- TRY IT -
Transcribe, verbatim, every line from the start of the entries through the line that contains "SC: there exists"; include both boundary lines and omit all others.

- DATASET EXCERPTS -
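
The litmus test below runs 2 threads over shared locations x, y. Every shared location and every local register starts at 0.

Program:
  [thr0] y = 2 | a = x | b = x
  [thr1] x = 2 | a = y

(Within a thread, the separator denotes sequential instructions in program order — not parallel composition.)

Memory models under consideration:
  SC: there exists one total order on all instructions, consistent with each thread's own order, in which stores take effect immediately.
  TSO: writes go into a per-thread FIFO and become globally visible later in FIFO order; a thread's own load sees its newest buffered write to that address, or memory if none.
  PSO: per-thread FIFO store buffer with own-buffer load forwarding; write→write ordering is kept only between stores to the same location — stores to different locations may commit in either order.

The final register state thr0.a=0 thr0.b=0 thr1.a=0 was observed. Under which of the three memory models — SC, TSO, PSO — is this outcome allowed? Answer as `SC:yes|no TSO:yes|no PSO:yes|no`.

SC:no TSO:yes PSO:yes

outcome vector order: (thr0.a,thr0.b,thr1.a)
SC (4): (0,0,2) (0,2,2) (2,2,0) (2,2,2)
TSO (6): (0,0,0) (0,0,2) (0,2,0) (0,2,2) (2,2,0) (2,2,2)
PSO (6): (0,0,0) (0,0,2) (0,2,0) (0,2,2) (2,2,0) (2,2,2)
target (0,0,0) ∈ {TSO,PSO}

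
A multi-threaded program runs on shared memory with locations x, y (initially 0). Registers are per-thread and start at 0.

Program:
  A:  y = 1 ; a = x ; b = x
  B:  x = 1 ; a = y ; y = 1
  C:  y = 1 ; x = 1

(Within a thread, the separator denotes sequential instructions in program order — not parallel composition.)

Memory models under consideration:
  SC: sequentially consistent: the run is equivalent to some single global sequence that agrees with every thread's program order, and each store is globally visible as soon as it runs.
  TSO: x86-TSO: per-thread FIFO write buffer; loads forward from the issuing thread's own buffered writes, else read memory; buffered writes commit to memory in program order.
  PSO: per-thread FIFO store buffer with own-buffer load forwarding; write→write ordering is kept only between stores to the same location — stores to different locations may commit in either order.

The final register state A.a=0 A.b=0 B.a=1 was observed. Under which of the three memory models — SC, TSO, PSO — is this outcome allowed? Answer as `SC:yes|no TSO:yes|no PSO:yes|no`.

SC:yes TSO:yes PSO:yes

outcome vector order: (A.a,A.b,B.a)
SC (4): (0,0,1); (0,1,1); (1,1,0); (1,1,1)
TSO (6): (0,0,0); (0,0,1); (0,1,0); (0,1,1); (1,1,0); (1,1,1)
PSO (6): (0,0,0); (0,0,1); (0,1,0); (0,1,1); (1,1,0); (1,1,1)
target (0,0,1) ∈ {SC,TSO,PSO}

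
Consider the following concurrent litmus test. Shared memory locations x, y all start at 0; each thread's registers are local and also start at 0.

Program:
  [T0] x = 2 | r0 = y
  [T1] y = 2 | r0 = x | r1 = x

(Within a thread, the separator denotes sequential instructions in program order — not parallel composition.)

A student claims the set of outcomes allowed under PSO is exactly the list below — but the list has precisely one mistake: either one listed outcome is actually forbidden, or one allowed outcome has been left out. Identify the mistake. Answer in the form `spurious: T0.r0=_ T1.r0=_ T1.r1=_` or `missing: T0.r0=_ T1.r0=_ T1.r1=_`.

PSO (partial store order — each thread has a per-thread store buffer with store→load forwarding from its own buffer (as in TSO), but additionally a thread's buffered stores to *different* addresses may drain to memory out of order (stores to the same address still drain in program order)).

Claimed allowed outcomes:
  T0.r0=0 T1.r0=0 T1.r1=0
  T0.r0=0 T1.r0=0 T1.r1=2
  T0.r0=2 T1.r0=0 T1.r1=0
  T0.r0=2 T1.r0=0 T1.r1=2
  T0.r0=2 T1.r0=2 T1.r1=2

outcome vector order: (T0.r0,T1.r0,T1.r1)
under PSO → 000; 002; 022; 200; 202; 222
PSO∖claimed = {022}

missing: T0.r0=0 T1.r0=2 T1.r1=2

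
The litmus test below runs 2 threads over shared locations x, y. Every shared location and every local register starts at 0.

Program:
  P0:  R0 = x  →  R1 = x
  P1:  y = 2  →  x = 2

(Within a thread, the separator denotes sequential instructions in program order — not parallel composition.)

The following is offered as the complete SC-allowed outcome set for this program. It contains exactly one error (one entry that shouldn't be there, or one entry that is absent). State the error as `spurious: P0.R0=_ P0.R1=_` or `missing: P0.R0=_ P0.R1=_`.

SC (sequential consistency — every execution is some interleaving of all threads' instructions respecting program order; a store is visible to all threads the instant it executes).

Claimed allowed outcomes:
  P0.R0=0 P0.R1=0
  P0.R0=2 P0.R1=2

missing: P0.R0=0 P0.R1=2

outcome vector order: (P0.R0,P0.R1)
SC: 3 outcomes — {00; 02; 22}
SC∖claimed = {02}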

- SOLUTION TO THIS TASK -
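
The litmus test below runs 2 threads over shared locations x, y. Every shared location and every local register starts at 0.

Program:
  [thr0] y = 2 | a = x | b = x
  [thr1] x = 2 | a = y

(Within a thread, the separator denotes sequential instructions in program order — not parallel composition.)

Memory models under consideration:
  SC: there exists one total order on all instructions, consistent with each thread's own order, in which stores take effect immediately.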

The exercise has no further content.